Extracted material:
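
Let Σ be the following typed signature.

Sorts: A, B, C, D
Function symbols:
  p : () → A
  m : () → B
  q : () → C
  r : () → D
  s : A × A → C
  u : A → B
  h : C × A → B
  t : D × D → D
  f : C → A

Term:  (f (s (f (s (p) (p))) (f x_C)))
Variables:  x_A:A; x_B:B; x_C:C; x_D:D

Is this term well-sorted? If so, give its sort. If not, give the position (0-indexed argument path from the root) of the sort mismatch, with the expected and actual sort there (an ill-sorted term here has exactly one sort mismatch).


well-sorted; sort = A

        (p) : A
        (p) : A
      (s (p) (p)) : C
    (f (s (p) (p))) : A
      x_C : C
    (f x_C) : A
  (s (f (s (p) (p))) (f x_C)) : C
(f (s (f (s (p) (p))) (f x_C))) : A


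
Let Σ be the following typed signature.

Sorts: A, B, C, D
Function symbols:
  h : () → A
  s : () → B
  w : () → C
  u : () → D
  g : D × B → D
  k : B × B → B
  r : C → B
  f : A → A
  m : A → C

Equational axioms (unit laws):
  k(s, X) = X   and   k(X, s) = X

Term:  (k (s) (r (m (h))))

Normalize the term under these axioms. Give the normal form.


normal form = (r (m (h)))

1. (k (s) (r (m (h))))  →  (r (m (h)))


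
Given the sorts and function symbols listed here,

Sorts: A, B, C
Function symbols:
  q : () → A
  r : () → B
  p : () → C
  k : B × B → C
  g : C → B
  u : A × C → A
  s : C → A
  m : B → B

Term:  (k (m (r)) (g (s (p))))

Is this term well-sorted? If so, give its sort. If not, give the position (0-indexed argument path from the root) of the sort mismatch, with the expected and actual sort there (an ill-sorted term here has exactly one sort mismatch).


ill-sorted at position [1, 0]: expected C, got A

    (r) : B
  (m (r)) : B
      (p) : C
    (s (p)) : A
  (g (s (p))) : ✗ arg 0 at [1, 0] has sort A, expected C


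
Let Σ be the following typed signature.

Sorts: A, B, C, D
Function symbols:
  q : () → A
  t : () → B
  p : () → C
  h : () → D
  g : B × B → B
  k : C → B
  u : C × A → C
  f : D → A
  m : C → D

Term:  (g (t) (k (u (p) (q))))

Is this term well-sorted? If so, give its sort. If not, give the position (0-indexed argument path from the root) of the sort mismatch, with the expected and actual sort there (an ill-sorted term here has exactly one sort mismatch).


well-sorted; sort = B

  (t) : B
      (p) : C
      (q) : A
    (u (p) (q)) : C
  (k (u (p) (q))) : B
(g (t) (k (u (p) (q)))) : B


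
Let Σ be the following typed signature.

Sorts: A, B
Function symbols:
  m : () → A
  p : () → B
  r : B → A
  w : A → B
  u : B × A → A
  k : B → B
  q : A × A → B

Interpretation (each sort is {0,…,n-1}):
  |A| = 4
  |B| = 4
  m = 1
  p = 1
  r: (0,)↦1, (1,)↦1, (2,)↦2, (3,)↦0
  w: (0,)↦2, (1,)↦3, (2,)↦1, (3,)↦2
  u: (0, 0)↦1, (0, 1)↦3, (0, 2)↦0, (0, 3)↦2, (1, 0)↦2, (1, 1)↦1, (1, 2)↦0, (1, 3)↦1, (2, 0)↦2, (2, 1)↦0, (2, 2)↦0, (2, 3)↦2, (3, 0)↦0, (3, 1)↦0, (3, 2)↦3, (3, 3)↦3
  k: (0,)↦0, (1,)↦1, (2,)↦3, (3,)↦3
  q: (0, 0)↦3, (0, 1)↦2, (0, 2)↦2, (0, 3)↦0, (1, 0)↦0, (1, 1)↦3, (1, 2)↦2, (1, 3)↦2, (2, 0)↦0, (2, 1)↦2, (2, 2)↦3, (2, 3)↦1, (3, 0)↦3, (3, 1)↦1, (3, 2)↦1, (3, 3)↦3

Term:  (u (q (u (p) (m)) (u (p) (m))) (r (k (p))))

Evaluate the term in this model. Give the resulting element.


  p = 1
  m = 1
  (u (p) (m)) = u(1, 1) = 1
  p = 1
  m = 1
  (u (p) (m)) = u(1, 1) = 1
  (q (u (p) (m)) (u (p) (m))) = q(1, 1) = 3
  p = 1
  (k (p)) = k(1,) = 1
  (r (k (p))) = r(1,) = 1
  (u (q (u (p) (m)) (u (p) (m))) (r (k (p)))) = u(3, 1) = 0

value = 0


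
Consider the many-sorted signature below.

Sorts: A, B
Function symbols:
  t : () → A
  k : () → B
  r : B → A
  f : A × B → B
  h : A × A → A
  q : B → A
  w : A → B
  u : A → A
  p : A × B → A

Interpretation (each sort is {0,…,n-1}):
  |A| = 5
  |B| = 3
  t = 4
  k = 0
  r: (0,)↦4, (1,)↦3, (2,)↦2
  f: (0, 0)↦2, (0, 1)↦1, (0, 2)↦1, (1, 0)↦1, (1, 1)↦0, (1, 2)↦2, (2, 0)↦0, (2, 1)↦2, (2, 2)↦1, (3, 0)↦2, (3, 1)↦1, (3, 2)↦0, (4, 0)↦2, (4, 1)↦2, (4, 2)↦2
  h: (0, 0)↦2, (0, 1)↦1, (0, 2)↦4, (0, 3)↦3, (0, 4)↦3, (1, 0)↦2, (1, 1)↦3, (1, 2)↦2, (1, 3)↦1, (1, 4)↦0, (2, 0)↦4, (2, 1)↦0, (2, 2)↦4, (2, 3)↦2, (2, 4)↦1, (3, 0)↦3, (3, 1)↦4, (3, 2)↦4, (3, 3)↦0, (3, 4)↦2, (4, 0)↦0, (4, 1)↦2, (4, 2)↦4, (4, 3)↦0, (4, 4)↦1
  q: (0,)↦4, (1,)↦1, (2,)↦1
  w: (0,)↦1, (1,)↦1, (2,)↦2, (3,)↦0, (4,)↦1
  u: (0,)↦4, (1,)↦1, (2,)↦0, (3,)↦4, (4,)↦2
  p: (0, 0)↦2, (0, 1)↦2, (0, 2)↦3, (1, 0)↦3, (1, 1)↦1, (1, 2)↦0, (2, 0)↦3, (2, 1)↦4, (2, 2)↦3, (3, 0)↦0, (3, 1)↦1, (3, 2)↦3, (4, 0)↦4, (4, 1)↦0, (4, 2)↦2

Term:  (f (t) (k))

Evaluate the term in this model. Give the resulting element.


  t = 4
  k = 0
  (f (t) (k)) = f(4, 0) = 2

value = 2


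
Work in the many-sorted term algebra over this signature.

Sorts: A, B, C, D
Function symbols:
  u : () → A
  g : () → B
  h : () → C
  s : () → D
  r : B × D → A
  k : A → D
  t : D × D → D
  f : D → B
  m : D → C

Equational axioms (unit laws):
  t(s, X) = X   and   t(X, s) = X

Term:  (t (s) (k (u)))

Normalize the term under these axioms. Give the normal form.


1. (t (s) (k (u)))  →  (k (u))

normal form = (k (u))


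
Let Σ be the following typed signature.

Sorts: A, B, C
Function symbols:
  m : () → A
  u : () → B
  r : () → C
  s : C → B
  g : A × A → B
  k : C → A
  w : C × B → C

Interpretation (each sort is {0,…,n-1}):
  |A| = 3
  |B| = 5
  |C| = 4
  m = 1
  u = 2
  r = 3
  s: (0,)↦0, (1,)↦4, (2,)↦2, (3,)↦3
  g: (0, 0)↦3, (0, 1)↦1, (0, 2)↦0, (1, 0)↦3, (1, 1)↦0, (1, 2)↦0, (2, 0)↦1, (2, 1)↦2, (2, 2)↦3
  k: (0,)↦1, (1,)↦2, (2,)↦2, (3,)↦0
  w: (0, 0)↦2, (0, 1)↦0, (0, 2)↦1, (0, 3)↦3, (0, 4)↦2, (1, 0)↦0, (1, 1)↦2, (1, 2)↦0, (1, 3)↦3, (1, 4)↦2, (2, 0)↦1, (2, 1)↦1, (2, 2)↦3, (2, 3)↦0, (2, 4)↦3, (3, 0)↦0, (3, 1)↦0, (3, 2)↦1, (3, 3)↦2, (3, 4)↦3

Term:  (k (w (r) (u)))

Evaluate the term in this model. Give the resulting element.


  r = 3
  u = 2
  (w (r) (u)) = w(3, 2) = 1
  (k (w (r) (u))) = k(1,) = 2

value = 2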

Required work:
Up to and including the line with "(m (r)) (g (s (p))))", restate the records above word for word from the very first line.

Written answer:
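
Let Σ be the following typed signature.

Sorts: A, B, C, D
Function symbols:
  p : () → A
  m : () → B
  q : () → C
  r : () → D
  s : A × A → C
  u : A → B
  h : C × A → B
  t : D × D → D
  f : C → A

Term:  (f (s (f (s (p) (p))) (f x_C)))
Variables:  x_A:A; x_B:B; x_C:C; x_D:D

Is this term well-sorted? If so, give its sort. If not, give the position (0-indexed argument path from the root) of the sort mismatch, with the expected and actual sort there (an ill-sorted term here has exactly one sort mismatch).


well-sorted; sort = A

        (p) : A
        (p) : A
      (s (p) (p)) : C
    (f (s (p) (p))) : A
      x_C : C
    (f x_C) : A
  (s (f (s (p) (p))) (f x_C)) : C
(f (s (f (s (p) (p))) (f x_C))) : A


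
Let Σ be the following typed signature.

Sorts: A, B, C, D
Function symbols:
  h : () → A
  s : () → B
  w : () → C
  u : () → D
  g : D × B → D
  k : B × B → B
  r : C → B
  f : A → A
  m : A → C

Equational axioms (unit laws):
  k(s, X) = X   and   k(X, s) = X

Term:  (k (s) (r (m (h))))

Normalize the term under these axioms. Give the normal form.


normal form = (r (m (h)))

1. (k (s) (r (m (h))))  →  (r (m (h)))


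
Given the sorts and function symbols listed here,

Sorts: A, B, C
Function symbols:
  q : () → A
  r : () → B
  p : () → C
  k : B × B → C
  g : C → B
  u : A × C → A
  s : C → A
  m : B → B

Term:  (k (m (r)) (g (s (p))))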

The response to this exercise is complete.